Exercise: Repeat precisely the span of lines below that opens with the line containing "A genomic fragment" and closes with the line containing "It is completely digested with KpnI", both included.

Exercise data:
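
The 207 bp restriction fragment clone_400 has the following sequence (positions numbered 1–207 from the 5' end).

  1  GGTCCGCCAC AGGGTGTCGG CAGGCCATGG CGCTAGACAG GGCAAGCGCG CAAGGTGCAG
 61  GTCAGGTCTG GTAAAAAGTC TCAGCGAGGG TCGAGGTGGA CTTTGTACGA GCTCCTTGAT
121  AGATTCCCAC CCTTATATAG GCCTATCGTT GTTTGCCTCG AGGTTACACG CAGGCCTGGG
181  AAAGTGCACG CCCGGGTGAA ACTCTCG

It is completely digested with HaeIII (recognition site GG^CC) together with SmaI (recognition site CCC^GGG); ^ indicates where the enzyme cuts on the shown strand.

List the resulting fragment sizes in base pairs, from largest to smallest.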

---

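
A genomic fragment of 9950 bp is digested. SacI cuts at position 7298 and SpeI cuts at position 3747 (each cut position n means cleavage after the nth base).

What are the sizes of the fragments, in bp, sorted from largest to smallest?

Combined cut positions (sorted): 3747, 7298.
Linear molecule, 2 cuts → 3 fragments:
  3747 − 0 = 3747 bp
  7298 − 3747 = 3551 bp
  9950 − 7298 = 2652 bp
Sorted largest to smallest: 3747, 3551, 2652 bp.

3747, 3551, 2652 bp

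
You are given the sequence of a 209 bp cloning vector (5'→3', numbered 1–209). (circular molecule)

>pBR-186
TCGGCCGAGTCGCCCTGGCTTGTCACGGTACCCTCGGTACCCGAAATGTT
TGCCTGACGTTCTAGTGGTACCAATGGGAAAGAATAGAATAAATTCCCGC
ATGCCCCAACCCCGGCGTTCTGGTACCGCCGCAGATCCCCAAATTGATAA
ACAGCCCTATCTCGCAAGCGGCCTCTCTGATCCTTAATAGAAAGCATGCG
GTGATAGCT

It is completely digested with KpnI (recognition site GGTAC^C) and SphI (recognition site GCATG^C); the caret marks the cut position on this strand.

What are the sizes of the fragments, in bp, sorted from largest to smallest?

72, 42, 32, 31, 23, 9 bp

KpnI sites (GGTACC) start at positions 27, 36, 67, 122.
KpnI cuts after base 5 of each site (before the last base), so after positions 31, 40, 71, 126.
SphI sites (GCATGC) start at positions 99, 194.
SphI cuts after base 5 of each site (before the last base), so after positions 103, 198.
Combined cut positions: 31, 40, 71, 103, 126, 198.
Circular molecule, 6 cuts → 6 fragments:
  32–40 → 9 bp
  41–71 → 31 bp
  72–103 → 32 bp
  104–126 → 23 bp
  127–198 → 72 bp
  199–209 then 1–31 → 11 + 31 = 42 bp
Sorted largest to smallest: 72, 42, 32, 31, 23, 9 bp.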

Output for this exercise:
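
A genomic fragment of 9950 bp is digested. SacI cuts at position 7298 and SpeI cuts at position 3747 (each cut position n means cleavage after the nth base).

What are the sizes of the fragments, in bp, sorted from largest to smallest?

Combined cut positions (sorted): 3747, 7298.
Linear molecule, 2 cuts → 3 fragments:
  3747 − 0 = 3747 bp
  7298 − 3747 = 3551 bp
  9950 − 7298 = 2652 bp
Sorted largest to smallest: 3747, 3551, 2652 bp.

3747, 3551, 2652 bp

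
You are given the sequence of a 209 bp cloning vector (5'→3', numbered 1–209). (circular molecule)

>pBR-186
TCGGCCGAGTCGCCCTGGCTTGTCACGGTACCCTCGGTACCCGAAATGTT
TGCCTGACGTTCTAGTGGTACCAATGGGAAAGAATAGAATAAATTCCCGC
ATGCCCCAACCCCGGCGTTCTGGTACCGCCGCAGATCCCCAAATTGATAA
ACAGCCCTATCTCGCAAGCGGCCTCTCTGATCCTTAATAGAAAGCATGCG
GTGATAGCT

It is completely digested with KpnI (recognition site GGTAC^C) and SphI (recognition site GCATG^C); the caret marks the cut position on this strand.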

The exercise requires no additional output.